## ACTIVITY
Copy out the data that follows exactly, leaving out no line.

┌─ EXTRACTED MATERIAL

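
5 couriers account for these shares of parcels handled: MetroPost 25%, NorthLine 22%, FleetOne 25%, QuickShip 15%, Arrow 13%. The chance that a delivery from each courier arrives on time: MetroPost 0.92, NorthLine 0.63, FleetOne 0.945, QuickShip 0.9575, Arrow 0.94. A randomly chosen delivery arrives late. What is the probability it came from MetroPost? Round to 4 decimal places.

Taking complements, P(late | each) = MetroPost 0.08, NorthLine 0.37, FleetOne 0.055, QuickShip 0.0425, Arrow 0.06.
Unnormalized posteriors (prior × likelihood):
  MetroPost: 0.25 × 0.08 = 0.02
  NorthLine: 0.22 × 0.37 = 0.0814
  FleetOne: 0.25 × 0.055 = 0.01375
  QuickShip: 0.15 × 0.0425 = 0.006375
  Arrow: 0.13 × 0.06 = 0.0078
Normalizing constant = 0.129325.
P(MetroPost | evidence) = 0.02 / 0.129325 ≈ 0.1546.

0.1546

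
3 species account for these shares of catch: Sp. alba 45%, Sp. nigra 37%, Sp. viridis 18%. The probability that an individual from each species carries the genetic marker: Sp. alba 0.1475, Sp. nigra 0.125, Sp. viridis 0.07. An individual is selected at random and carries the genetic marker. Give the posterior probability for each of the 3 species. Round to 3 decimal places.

By Bayes' rule, posterior ∝ prior × likelihood:
  Sp. alba: 0.45 × 0.1475 = 0.066375
  Sp. nigra: 0.37 × 0.125 = 0.04625
  Sp. viridis: 0.18 × 0.07 = 0.0126
Total = 0.125225.
P(Sp. alba | marker) = 0.066375/0.125225 ≈ 0.530
P(Sp. nigra | marker) = 0.04625/0.125225 ≈ 0.369
P(Sp. viridis | marker) = 0.0126/0.125225 ≈ 0.101

Sp. alba 0.530, Sp. nigra 0.369, Sp. viridis 0.101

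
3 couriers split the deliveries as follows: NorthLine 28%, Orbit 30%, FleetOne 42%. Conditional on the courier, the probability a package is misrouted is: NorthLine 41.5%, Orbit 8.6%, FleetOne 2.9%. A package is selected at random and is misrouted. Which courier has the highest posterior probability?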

└─

## RESPONSE FOR THIS EXERCISE
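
5 couriers account for these shares of parcels handled: MetroPost 25%, NorthLine 22%, FleetOne 25%, QuickShip 15%, Arrow 13%. The chance that a delivery from each courier arrives on time: MetroPost 0.92, NorthLine 0.63, FleetOne 0.945, QuickShip 0.9575, Arrow 0.94. A randomly chosen delivery arrives late. What is the probability it came from MetroPost? Round to 4 decimal places.

Taking complements, P(late | each) = MetroPost 0.08, NorthLine 0.37, FleetOne 0.055, QuickShip 0.0425, Arrow 0.06.
Unnormalized posteriors (prior × likelihood):
  MetroPost: 0.25 × 0.08 = 0.02
  NorthLine: 0.22 × 0.37 = 0.0814
  FleetOne: 0.25 × 0.055 = 0.01375
  QuickShip: 0.15 × 0.0425 = 0.006375
  Arrow: 0.13 × 0.06 = 0.0078
Normalizing constant = 0.129325.
P(MetroPost | evidence) = 0.02 / 0.129325 ≈ 0.1546.

0.1546

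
3 species account for these shares of catch: Sp. alba 45%, Sp. nigra 37%, Sp. viridis 18%. The probability that an individual from each species carries the genetic marker: Sp. alba 0.1475, Sp. nigra 0.125, Sp. viridis 0.07. An individual is selected at random and carries the genetic marker. Give the posterior probability for each of the 3 species. Round to 3 decimal places.

By Bayes' rule, posterior ∝ prior × likelihood:
  Sp. alba: 0.45 × 0.1475 = 0.066375
  Sp. nigra: 0.37 × 0.125 = 0.04625
  Sp. viridis: 0.18 × 0.07 = 0.0126
Total = 0.125225.
P(Sp. alba | marker) = 0.066375/0.125225 ≈ 0.530
P(Sp. nigra | marker) = 0.04625/0.125225 ≈ 0.369
P(Sp. viridis | marker) = 0.0126/0.125225 ≈ 0.101

Sp. alba 0.530, Sp. nigra 0.369, Sp. viridis 0.101

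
3 couriers split the deliveries as follows: NorthLine 28%, Orbit 30%, FleetOne 42%. Conditional on the courier, the probability a package is misrouted is: NorthLine 41.5%, Orbit 8.6%, FleetOne 2.9%. A package is selected at random and is misrouted. Which courier has the highest posterior probability?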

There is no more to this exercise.